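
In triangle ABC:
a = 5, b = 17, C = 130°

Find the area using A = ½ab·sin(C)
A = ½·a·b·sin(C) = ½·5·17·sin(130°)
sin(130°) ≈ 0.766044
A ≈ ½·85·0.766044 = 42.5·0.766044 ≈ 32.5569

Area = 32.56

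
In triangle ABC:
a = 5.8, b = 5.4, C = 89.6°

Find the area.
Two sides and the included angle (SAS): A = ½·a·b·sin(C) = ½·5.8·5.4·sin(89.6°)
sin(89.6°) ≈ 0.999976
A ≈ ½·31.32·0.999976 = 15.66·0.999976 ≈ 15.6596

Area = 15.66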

# # # # # # #

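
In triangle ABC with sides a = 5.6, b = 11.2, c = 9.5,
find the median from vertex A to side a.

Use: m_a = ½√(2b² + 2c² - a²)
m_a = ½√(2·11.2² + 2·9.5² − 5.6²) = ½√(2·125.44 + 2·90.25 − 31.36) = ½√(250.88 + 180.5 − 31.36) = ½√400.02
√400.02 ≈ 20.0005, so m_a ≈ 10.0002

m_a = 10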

# # # # # # #

▶ _Work to be completed_: Please output the lines of the listing above that fall in the stretch from the one with "a = 5, b = 17, C = 130°" through the one with "a = 5.8, b = 5.4, C = 89.6°", exactly and only those.

▶ _Exercise output_:
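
a = 5, b = 17, C = 130°

Find the area using A = ½ab·sin(C)
A = ½·a·b·sin(C) = ½·5·17·sin(130°)
sin(130°) ≈ 0.766044
A ≈ ½·85·0.766044 = 42.5·0.766044 ≈ 32.5569

Area = 32.56

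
In triangle ABC:
a = 5.8, b = 5.4, C = 89.6°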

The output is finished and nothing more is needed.